++++ MATERIAL SHOWN
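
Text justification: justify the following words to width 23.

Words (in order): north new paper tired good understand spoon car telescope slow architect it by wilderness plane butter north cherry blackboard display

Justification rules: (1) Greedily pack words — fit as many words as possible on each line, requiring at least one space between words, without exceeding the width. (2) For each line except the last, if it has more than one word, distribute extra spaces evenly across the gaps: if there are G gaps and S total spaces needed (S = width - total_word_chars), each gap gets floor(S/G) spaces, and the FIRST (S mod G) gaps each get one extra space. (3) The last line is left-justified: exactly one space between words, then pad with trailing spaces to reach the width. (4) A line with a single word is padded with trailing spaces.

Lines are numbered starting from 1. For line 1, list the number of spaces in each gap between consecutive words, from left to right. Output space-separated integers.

Answer: 2 2 1

Derivation:
Line 1: ['north', 'new', 'paper', 'tired'] (min_width=21, slack=2)
Line 2: ['good', 'understand', 'spoon'] (min_width=21, slack=2)
Line 3: ['car', 'telescope', 'slow'] (min_width=18, slack=5)
Line 4: ['architect', 'it', 'by'] (min_width=15, slack=8)
Line 5: ['wilderness', 'plane', 'butter'] (min_width=23, slack=0)
Line 6: ['north', 'cherry', 'blackboard'] (min_width=23, slack=0)
Line 7: ['display'] (min_width=7, slack=16)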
++++++++
▶ [EXERCISE REQUIREMENTS] Repeat the material in full, exactly as it stands.

▶ [WRITTEN ANSWER]
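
Text justification: justify the following words to width 23.

Words (in order): north new paper tired good understand spoon car telescope slow architect it by wilderness plane butter north cherry blackboard display

Justification rules: (1) Greedily pack words — fit as many words as possible on each line, requiring at least one space between words, without exceeding the width. (2) For each line except the last, if it has more than one word, distribute extra spaces evenly across the gaps: if there are G gaps and S total spaces needed (S = width - total_word_chars), each gap gets floor(S/G) spaces, and the FIRST (S mod G) gaps each get one extra space. (3) The last line is left-justified: exactly one space between words, then pad with trailing spaces to reach the width. (4) A line with a single word is padded with trailing spaces.

Lines are numbered starting from 1. For line 1, list the number of spaces in each gap between consecutive words, from left to right. Output space-separated integers.

Answer: 2 2 1

Derivation:
Line 1: ['north', 'new', 'paper', 'tired'] (min_width=21, slack=2)
Line 2: ['good', 'understand', 'spoon'] (min_width=21, slack=2)
Line 3: ['car', 'telescope', 'slow'] (min_width=18, slack=5)
Line 4: ['architect', 'it', 'by'] (min_width=15, slack=8)
Line 5: ['wilderness', 'plane', 'butter'] (min_width=23, slack=0)
Line 6: ['north', 'cherry', 'blackboard'] (min_width=23, slack=0)
Line 7: ['display'] (min_width=7, slack=16)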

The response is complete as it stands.